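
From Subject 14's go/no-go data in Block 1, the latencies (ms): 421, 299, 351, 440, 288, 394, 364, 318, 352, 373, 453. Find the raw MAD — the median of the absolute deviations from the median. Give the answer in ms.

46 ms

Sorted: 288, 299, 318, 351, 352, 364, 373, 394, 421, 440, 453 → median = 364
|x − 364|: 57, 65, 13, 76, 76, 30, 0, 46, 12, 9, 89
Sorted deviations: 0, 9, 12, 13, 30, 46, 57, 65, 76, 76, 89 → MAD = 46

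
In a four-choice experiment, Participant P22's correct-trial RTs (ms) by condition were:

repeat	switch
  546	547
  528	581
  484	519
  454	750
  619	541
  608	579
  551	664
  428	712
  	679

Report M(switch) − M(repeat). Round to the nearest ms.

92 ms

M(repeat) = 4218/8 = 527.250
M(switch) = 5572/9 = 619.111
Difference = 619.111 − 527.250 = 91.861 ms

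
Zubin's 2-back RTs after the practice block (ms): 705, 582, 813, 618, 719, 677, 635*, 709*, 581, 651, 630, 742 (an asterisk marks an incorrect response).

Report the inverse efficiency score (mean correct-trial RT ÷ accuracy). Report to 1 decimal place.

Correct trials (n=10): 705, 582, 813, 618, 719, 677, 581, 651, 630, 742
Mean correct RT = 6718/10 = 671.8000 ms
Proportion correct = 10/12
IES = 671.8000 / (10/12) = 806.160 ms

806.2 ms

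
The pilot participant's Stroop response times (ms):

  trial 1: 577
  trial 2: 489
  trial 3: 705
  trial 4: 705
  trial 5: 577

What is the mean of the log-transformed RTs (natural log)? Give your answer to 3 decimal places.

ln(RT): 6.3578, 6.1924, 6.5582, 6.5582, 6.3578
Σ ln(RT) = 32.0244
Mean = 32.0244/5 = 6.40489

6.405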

WHAT IS REQUIRED:
Working from the material above, retype it in its entirety without change.

OUTPUT BELOW:
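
From Subject 14's go/no-go data in Block 1, the latencies (ms): 421, 299, 351, 440, 288, 394, 364, 318, 352, 373, 453. Find the raw MAD — the median of the absolute deviations from the median. Give the answer in ms.

46 ms

Sorted: 288, 299, 318, 351, 352, 364, 373, 394, 421, 440, 453 → median = 364
|x − 364|: 57, 65, 13, 76, 76, 30, 0, 46, 12, 9, 89
Sorted deviations: 0, 9, 12, 13, 30, 46, 57, 65, 76, 76, 89 → MAD = 46

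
In a four-choice experiment, Participant P22's correct-trial RTs (ms) by condition were:

repeat	switch
  546	547
  528	581
  484	519
  454	750
  619	541
  608	579
  551	664
  428	712
  	679

Report M(switch) − M(repeat). Round to the nearest ms.

92 ms

M(repeat) = 4218/8 = 527.250
M(switch) = 5572/9 = 619.111
Difference = 619.111 − 527.250 = 91.861 ms

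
Zubin's 2-back RTs after the practice block (ms): 705, 582, 813, 618, 719, 677, 635*, 709*, 581, 651, 630, 742 (an asterisk marks an incorrect response).

Report the inverse efficiency score (mean correct-trial RT ÷ accuracy). Report to 1 decimal place.

Correct trials (n=10): 705, 582, 813, 618, 719, 677, 581, 651, 630, 742
Mean correct RT = 6718/10 = 671.8000 ms
Proportion correct = 10/12
IES = 671.8000 / (10/12) = 806.160 ms

806.2 ms

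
The pilot participant's Stroop response times (ms):

  trial 1: 577
  trial 2: 489
  trial 3: 705
  trial 4: 705
  trial 5: 577

What is the mean of the log-transformed RTs (natural log)? Give your answer to 3 decimal places.

ln(RT): 6.3578, 6.1924, 6.5582, 6.5582, 6.3578
Σ ln(RT) = 32.0244
Mean = 32.0244/5 = 6.40489

6.405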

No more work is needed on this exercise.